**Data:**

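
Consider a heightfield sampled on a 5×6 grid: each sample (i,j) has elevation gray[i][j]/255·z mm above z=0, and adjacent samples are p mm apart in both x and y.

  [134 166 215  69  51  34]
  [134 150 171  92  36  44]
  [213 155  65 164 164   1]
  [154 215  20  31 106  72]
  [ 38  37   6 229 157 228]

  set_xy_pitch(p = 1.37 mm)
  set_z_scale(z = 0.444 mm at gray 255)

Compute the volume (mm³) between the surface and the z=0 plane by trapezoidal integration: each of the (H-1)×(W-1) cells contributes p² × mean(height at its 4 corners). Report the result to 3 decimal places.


7.358

height_mm = gray/255 × 0.444; cell vol = 1.37² × mean(4 corners)
unit = 1.37² × 0.444 / (4×255) = 0.000817004 mm³ per gray-sum
row 0: Σ corner-gray over 5 cells = 2246  → 1.8350
row 1: Σ corner-gray over 5 cells = 2386  → 1.9494
row 2: Σ corner-gray over 5 cells = 2280  → 1.8628
row 3: Σ corner-gray over 5 cells = 2094  → 1.7108
Σ rows: total corner-gray = 9006  → 7.3579 mm³


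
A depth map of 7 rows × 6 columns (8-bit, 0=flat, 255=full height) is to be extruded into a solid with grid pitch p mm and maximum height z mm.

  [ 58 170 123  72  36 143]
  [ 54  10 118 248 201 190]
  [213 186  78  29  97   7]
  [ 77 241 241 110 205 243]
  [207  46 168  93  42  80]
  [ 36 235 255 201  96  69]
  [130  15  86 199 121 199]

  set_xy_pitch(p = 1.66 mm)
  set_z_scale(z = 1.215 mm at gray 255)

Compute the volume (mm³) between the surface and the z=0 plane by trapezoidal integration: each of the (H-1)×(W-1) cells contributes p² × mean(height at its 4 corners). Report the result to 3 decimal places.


height_mm = gray/255 × 1.215; cell vol = 1.66² × mean(4 corners)
unit = 1.66² × 1.215 / (4×255) = 0.00328241 mm³ per gray-sum
row 0: Σ corner-gray over 5 cells = 2401  → 7.8811
row 1: Σ corner-gray over 5 cells = 2398  → 7.8712
row 2: Σ corner-gray over 5 cells = 2914  → 9.5649
row 3: Σ corner-gray over 5 cells = 2899  → 9.5157
row 4: Σ corner-gray over 5 cells = 2664  → 8.7443
row 5: Σ corner-gray over 5 cells = 2850  → 9.3549
Σ rows: total corner-gray = 16126  → 52.9321 mm³

52.932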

**Work to be completed:**
The data should be written out again in full, exactly as it stands.

**Response:**
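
Consider a heightfield sampled on a 5×6 grid: each sample (i,j) has elevation gray[i][j]/255·z mm above z=0, and adjacent samples are p mm apart in both x and y.

  [134 166 215  69  51  34]
  [134 150 171  92  36  44]
  [213 155  65 164 164   1]
  [154 215  20  31 106  72]
  [ 38  37   6 229 157 228]

  set_xy_pitch(p = 1.37 mm)
  set_z_scale(z = 0.444 mm at gray 255)

Compute the volume (mm³) between the surface and the z=0 plane by trapezoidal integration: each of the (H-1)×(W-1) cells contributes p² × mean(height at its 4 corners). Report the result to 3 decimal places.


7.358

height_mm = gray/255 × 0.444; cell vol = 1.37² × mean(4 corners)
unit = 1.37² × 0.444 / (4×255) = 0.000817004 mm³ per gray-sum
row 0: Σ corner-gray over 5 cells = 2246  → 1.8350
row 1: Σ corner-gray over 5 cells = 2386  → 1.9494
row 2: Σ corner-gray over 5 cells = 2280  → 1.8628
row 3: Σ corner-gray over 5 cells = 2094  → 1.7108
Σ rows: total corner-gray = 9006  → 7.3579 mm³


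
A depth map of 7 rows × 6 columns (8-bit, 0=flat, 255=full height) is to be extruded into a solid with grid pitch p mm and maximum height z mm.

  [ 58 170 123  72  36 143]
  [ 54  10 118 248 201 190]
  [213 186  78  29  97   7]
  [ 77 241 241 110 205 243]
  [207  46 168  93  42  80]
  [ 36 235 255 201  96  69]
  [130  15  86 199 121 199]

  set_xy_pitch(p = 1.66 mm)
  set_z_scale(z = 1.215 mm at gray 255)

Compute the volume (mm³) between the surface and the z=0 plane by trapezoidal integration: each of the (H-1)×(W-1) cells contributes p² × mean(height at its 4 corners). Report the result to 3 decimal places.


height_mm = gray/255 × 1.215; cell vol = 1.66² × mean(4 corners)
unit = 1.66² × 1.215 / (4×255) = 0.00328241 mm³ per gray-sum
row 0: Σ corner-gray over 5 cells = 2401  → 7.8811
row 1: Σ corner-gray over 5 cells = 2398  → 7.8712
row 2: Σ corner-gray over 5 cells = 2914  → 9.5649
row 3: Σ corner-gray over 5 cells = 2899  → 9.5157
row 4: Σ corner-gray over 5 cells = 2664  → 8.7443
row 5: Σ corner-gray over 5 cells = 2850  → 9.3549
Σ rows: total corner-gray = 16126  → 52.9321 mm³

52.932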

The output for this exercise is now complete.